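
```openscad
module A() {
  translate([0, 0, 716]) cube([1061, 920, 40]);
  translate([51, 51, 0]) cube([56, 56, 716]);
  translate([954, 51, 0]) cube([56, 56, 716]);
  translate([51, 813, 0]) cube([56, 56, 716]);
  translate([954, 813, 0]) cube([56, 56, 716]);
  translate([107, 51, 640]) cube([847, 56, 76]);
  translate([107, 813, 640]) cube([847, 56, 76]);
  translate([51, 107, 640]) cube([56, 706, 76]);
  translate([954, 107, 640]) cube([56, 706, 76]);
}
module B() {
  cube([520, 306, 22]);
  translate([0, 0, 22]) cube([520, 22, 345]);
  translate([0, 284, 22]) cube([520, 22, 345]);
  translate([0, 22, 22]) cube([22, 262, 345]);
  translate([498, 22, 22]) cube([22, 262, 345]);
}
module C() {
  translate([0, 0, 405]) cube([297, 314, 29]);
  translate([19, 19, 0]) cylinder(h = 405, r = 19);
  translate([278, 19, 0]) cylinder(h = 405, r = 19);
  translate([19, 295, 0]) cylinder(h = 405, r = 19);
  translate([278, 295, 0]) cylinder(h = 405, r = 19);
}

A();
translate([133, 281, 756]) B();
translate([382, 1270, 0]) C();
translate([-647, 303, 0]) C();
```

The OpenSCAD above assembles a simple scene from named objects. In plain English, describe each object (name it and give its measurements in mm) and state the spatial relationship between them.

A is a table: top 1061 mm (x) × 920 mm (y), 40 mm thick, upper face at z = 756 mm, on four 56×56 mm square legs, each inset 51 mm from the nearest pair of top edges, running from z = 0 to the bottom of the top. Four apron rails, 56 mm thick and 76 mm tall, run between adjacent legs with their top edges flush with the underside of the top and their outer faces flush with the legs' outer faces.

B is an open storage box with external size 520×306×367 mm and wall thickness 22 mm (the base is also 22 mm thick). The base covers the whole footprint; the four walls stand on the base, with the y-facing walls full-width and the x-facing walls fitting between their inner faces.

C is a four-legged stool. The seat is 297×314 mm, 29 mm thick, top at z = 434 mm. It stands on four round legs, each 38 mm in diameter, from z = 0 to the seat underside, each leg's axis is inset half a diameter from the nearest pair of seat edges (so the leg's bounding box is flush with the corner).

The open box is on top of the table. Two stools sit around the table at the +y, −x sides.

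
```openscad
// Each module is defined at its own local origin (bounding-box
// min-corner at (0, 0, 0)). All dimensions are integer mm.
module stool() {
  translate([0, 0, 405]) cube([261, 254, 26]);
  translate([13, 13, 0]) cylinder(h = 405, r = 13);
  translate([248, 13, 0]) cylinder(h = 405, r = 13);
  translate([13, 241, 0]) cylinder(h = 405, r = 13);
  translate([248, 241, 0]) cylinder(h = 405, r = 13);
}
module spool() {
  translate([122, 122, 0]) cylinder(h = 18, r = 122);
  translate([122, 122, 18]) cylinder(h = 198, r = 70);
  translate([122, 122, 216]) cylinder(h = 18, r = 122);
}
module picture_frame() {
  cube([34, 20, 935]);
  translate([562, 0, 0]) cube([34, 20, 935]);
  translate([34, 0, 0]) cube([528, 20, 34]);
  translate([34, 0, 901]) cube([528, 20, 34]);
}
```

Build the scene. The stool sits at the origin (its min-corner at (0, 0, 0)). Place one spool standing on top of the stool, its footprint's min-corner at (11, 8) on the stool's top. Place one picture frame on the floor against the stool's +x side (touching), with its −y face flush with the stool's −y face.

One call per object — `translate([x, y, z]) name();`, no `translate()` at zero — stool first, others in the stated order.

stool();
translate([11, 8, 431]) spool();
translate([261, 0, 0]) picture_frame();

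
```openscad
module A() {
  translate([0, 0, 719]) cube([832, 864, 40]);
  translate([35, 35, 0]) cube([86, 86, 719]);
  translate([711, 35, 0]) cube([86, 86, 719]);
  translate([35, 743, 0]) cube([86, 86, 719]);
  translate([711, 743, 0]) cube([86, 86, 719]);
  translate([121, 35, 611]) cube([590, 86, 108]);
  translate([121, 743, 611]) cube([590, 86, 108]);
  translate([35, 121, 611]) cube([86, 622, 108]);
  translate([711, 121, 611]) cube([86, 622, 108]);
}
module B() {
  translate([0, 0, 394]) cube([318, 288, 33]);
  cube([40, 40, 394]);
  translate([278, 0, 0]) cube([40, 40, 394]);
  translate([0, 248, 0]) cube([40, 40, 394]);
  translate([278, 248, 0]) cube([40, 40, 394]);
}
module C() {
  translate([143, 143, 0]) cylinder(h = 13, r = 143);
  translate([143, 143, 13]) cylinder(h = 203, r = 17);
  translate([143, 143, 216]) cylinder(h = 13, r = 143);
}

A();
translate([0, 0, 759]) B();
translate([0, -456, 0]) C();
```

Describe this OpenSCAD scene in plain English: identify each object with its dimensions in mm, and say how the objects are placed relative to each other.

A is a table with a 832×864 mm rectangular top, 40 mm thick, top surface at z = 759 mm, supported by four 86×86 mm square legs, each inset 35 mm from the nearest pair of top edges, running from the floor. Four apron rails, 86 mm thick and 108 mm tall, run between adjacent legs with their top edges flush with the underside of the top and their outer faces flush with the legs' outer faces.

B is a simple wooden stool: a rectangular seat 318 mm (x) by 288 mm (y), 33 mm thick, top face at z = 427 mm, on four square legs, each 40×40 mm in cross-section. The legs rest on z = 0, each flush with a corner of the seat.

C is a spool: two coaxial disc flanges of radius 143 mm and thickness 13 mm, joined by a core cylinder of radius 17 mm and height 203 mm. The lower flange rests on z = 0 and the three cylinders share a vertical axis.

The stool is on top of the table. The spool is on the floor beside the table on its −y side.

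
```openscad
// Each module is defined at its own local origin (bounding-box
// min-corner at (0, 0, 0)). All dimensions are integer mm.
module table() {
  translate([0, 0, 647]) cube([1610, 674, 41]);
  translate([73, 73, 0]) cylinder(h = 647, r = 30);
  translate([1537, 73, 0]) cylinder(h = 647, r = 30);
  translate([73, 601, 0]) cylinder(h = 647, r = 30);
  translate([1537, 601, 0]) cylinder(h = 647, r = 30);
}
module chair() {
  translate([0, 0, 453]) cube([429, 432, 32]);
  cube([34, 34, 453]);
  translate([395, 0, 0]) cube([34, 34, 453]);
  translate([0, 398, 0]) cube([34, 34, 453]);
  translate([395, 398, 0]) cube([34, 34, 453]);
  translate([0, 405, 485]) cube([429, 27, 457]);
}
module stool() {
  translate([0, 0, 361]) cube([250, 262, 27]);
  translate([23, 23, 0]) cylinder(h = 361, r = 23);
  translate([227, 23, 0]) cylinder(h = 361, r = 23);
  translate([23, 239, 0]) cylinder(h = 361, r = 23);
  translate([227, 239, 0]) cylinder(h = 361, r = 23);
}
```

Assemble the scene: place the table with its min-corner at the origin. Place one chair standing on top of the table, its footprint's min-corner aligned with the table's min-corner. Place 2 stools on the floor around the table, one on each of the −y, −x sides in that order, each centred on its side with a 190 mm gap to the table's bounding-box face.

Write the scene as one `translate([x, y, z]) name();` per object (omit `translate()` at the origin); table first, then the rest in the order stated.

table();
translate([0, 0, 688]) chair();
translate([680, -452, 0]) stool();
translate([-440, 206, 0]) stool();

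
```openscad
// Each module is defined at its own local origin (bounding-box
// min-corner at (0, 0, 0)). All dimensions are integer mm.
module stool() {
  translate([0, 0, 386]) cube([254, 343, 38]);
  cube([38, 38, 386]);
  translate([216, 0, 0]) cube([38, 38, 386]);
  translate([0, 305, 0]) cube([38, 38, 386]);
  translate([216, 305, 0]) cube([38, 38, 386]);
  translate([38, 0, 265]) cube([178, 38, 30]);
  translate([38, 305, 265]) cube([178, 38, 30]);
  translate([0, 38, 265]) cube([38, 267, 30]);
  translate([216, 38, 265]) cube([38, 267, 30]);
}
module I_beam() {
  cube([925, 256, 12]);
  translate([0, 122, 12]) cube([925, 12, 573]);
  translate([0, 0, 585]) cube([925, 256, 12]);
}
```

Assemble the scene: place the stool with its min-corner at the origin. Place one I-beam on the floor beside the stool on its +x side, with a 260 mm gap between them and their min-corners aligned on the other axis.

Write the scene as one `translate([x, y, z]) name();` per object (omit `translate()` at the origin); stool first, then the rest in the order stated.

stool();
translate([514, 0, 0]) I_beam();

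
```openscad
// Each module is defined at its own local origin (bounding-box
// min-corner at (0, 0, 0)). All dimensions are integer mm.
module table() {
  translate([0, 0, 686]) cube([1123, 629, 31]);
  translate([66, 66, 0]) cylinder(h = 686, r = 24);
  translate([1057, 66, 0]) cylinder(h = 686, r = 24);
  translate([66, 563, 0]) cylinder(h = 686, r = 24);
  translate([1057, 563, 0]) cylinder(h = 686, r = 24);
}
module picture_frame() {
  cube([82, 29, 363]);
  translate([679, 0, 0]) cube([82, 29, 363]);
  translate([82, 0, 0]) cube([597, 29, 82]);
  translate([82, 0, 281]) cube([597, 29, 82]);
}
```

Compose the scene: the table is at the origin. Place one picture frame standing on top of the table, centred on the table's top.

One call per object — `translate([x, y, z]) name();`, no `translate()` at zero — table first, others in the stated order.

table();
translate([181, 300, 717]) picture_frame();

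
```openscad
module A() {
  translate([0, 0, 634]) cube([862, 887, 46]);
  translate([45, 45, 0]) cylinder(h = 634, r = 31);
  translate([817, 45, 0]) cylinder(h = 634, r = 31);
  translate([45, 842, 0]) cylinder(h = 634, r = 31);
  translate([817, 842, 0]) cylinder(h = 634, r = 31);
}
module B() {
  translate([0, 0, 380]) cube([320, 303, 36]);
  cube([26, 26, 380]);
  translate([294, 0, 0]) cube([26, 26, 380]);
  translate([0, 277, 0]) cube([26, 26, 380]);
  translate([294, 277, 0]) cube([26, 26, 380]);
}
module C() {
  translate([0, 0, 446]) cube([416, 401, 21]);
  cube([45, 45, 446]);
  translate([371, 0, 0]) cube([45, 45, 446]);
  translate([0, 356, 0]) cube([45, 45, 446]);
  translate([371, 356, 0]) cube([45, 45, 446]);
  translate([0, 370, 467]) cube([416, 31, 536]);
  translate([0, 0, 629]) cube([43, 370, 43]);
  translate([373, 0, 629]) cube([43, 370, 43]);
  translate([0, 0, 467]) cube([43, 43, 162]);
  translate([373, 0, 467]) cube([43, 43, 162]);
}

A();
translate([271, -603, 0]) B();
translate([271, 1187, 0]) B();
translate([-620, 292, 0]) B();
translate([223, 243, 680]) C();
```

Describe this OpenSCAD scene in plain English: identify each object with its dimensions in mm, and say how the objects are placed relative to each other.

A is a rectangular dining table. The top is 862×887×46 mm with its upper surface at z = 680 mm. It stands on four round legs of 62 mm diameter, each leg's bounding box inset 14 mm from the nearest pair of top edges, running from the floor to the underside of the top.

B is a four-legged stool. The seat is 320×303 mm, 36 mm thick, top at z = 416 mm. It stands on four square legs, each 26×26 mm in cross-section, from z = 0 to the seat underside, each flush with a corner of the seat.

C is a chair: 416×401 mm seat, 21 mm thick, top at z = 467 mm, on four 45 mm square corner legs flush with the seat edges. A 31 mm thick backrest slab spans the full seat width, extending 536 mm above the seat top, its back face flush with the seat's +y edge. Two armrests of 43×43 mm section run along each side from the seat's front edge to the front of the backrest, top faces 205 mm above the seat top and outer faces flush with the seat's x-edges; a 43×43 mm post under the front of each armrest stands on the seat at the front corner.

Three stools sit around the table at the −y, +y, −x sides. The chair is on top of the table, centred.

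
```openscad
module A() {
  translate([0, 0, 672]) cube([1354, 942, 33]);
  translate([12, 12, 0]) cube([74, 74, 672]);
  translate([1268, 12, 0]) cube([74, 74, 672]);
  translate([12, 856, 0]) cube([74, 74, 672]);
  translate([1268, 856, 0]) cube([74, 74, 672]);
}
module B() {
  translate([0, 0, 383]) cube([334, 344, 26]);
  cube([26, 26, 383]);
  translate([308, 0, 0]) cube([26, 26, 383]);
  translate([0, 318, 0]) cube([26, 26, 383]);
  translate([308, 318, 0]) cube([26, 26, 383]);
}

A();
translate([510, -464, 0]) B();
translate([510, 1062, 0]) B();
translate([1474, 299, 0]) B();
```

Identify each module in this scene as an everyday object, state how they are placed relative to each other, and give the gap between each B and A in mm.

A is a table. B is a stool. Three stools sit around the table at the −y, +y, +x sides. The gap between each stool and the table is 120 mm.

Each stool's nearest face is 120 mm from the table's bounding box.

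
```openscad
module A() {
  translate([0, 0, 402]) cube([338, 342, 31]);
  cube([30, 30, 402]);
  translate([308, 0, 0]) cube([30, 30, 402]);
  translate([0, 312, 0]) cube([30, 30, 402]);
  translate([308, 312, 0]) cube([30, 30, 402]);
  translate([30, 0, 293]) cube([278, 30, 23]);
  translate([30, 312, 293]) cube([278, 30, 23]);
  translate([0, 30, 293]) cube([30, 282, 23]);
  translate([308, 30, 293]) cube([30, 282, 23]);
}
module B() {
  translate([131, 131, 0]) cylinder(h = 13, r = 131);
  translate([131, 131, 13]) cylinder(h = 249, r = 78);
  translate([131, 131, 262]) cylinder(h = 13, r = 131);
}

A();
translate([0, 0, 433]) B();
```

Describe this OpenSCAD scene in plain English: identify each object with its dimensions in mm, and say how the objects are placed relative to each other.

A is a four-legged stool. The seat is a 338×342×31 mm slab whose top surface is at z = 433 mm; four square legs, each 30×30 mm in cross-section, run from the floor (z = 0) to the underside of the seat, each flush with a corner of the seat. Four stretchers, 30 mm wide and 23 mm tall, connect adjacent legs with their undersides at z = 293 mm, each running between the inner faces of the legs it joins and aligned with the legs' outer faces on the other axis.

B is a spool: two coaxial disc flanges of radius 131 mm and thickness 13 mm, joined by a core cylinder of radius 78 mm and height 249 mm. The lower flange rests on z = 0 and the three cylinders share a vertical axis.

The spool is on top of the stool.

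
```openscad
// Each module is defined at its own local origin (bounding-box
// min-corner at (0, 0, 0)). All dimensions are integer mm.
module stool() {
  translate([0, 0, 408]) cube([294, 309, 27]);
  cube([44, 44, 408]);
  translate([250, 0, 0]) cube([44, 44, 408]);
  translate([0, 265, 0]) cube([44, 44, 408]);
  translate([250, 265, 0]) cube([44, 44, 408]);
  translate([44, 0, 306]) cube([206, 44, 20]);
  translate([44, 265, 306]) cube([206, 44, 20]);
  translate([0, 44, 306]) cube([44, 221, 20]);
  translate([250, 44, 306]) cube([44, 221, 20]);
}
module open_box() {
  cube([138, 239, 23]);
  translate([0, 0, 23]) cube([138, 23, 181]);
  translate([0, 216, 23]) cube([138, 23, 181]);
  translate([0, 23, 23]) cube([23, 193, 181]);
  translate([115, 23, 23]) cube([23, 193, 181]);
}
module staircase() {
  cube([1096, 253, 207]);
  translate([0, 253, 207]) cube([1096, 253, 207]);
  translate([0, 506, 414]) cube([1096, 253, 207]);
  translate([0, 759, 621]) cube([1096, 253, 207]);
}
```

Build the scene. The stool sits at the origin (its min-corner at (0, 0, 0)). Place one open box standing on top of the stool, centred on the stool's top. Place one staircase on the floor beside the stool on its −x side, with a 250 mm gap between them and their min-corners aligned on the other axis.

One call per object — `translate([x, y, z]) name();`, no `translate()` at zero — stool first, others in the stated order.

stool();
translate([78, 35, 435]) open_box();
translate([-1346, 0, 0]) staircase();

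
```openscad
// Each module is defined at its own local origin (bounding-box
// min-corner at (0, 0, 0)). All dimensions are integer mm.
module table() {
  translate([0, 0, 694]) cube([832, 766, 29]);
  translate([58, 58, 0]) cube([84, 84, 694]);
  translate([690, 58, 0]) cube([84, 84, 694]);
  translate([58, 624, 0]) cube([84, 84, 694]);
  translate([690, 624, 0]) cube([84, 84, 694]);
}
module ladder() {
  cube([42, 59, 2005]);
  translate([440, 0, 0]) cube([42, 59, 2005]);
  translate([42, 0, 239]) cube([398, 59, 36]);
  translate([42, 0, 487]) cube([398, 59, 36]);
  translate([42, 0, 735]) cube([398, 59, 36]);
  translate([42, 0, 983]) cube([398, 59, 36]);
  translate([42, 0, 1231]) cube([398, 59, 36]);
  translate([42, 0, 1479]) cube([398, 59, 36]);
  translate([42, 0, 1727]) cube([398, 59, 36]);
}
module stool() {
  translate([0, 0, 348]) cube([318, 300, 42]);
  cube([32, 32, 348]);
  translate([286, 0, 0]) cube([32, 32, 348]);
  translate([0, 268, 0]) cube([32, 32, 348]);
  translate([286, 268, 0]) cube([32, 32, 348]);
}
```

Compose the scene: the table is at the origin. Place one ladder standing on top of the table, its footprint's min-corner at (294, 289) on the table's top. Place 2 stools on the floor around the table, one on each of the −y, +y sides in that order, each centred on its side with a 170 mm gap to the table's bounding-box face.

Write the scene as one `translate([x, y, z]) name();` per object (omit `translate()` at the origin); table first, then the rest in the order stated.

table();
translate([294, 289, 723]) ladder();
translate([257, -470, 0]) stool();
translate([257, 936, 0]) stool();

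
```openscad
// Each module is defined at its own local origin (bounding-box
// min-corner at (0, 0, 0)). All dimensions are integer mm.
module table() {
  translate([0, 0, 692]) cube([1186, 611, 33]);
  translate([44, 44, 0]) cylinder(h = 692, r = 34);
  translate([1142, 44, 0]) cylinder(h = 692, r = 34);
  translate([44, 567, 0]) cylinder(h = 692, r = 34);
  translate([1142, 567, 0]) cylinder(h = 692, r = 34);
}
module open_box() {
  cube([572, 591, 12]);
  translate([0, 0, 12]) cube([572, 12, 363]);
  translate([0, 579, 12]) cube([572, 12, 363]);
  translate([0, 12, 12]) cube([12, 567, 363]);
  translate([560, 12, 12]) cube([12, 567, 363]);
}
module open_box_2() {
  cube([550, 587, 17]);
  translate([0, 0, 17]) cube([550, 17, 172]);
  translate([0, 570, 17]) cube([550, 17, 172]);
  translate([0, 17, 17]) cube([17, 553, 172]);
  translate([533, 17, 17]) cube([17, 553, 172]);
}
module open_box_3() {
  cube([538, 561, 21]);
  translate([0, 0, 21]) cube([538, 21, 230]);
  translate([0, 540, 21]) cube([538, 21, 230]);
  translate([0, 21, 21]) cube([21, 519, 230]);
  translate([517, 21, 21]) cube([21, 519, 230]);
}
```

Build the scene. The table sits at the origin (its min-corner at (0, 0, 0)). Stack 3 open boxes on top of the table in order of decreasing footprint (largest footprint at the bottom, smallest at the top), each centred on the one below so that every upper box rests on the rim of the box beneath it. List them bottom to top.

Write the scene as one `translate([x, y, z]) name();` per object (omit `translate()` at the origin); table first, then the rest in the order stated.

table();
translate([307, 10, 725]) open_box();
translate([318, 12, 1100]) open_box_2();
translate([324, 25, 1289]) open_box_3();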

▶ **WHAT TO WORK ON**:
From the listing above, copy all lines holding the word "that".

▶ **PROBLEM SOLUTION**:
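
Assemble the scene: place the table with its min-corner at the origin. Place one chair standing on top of the table, its footprint's min-corner aligned with the table's min-corner. Place 2 stools on the floor around the table, one on each of the −y, −x sides in that order, each centred on its side with a 190 mm gap to the table's bounding-box face.
Compose the scene: the table is at the origin. Place one ladder standing on top of the table, its footprint's min-corner at (294, 289) on the table's top. Place 2 stools on the floor around the table, one on each of the −y, +y sides in that order, each centred on its side with a 170 mm gap to the table's bounding-box face.
Build the scene. The table sits at the origin (its min-corner at (0, 0, 0)). Stack 3 open boxes on top of the table in order of decreasing footprint (largest footprint at the bottom, smallest at the top), each centred on the one below so that every upper box rests on the rim of the box beneath it. List them bottom to top.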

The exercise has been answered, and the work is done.